[Opening The records section]
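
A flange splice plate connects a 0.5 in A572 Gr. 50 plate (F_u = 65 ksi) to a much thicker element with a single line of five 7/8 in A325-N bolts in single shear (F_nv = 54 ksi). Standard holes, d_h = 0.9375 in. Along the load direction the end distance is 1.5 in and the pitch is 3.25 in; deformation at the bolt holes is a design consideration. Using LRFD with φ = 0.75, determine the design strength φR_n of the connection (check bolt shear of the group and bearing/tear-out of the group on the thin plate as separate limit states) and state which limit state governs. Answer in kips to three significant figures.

122 kips (bolt shear governs)

Bolt shear: A_b = π·0.875²/4 = 0.6013 in²; R_n = 54 × 0.6013 × 5 × 1 = 162.4 kips → 0.75 × 162.4 = 122 kips.
Bearing (1.2 l_c t F_u ≤ 2.4 d t F_u): upper limit = 2.4·0.875·0.5·65 = 68.25 kips.
  Edge l_c = 1.5 − 0.9375/2 = 1.031 → r_n = 40.22 kips; interior l_c = 3.25 − 0.9375 = 2.312 → r_n = 68.25 kips.
  R_n,bearing = 1·40.22 + 4·68.25 = 313.2 kips → 0.75 × 313.2 = 235 kips.
Bolt shear governs: 122 kips.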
[Closing The records section]
» **Aim of the exercise**
Transcribe the data above in full, keeping every word as it is.

» **Written response**
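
A flange splice plate connects a 0.5 in A572 Gr. 50 plate (F_u = 65 ksi) to a much thicker element with a single line of five 7/8 in A325-N bolts in single shear (F_nv = 54 ksi). Standard holes, d_h = 0.9375 in. Along the load direction the end distance is 1.5 in and the pitch is 3.25 in; deformation at the bolt holes is a design consideration. Using LRFD with φ = 0.75, determine the design strength φR_n of the connection (check bolt shear of the group and bearing/tear-out of the group on the thin plate as separate limit states) and state which limit state governs. Answer in kips to three significant figures.

122 kips (bolt shear governs)

Bolt shear: A_b = π·0.875²/4 = 0.6013 in²; R_n = 54 × 0.6013 × 5 × 1 = 162.4 kips → 0.75 × 162.4 = 122 kips.
Bearing (1.2 l_c t F_u ≤ 2.4 d t F_u): upper limit = 2.4·0.875·0.5·65 = 68.25 kips.
  Edge l_c = 1.5 − 0.9375/2 = 1.031 → r_n = 40.22 kips; interior l_c = 3.25 − 0.9375 = 2.312 → r_n = 68.25 kips.
  R_n,bearing = 1·40.22 + 4·68.25 = 313.2 kips → 0.75 × 313.2 = 235 kips.
Bolt shear governs: 122 kips.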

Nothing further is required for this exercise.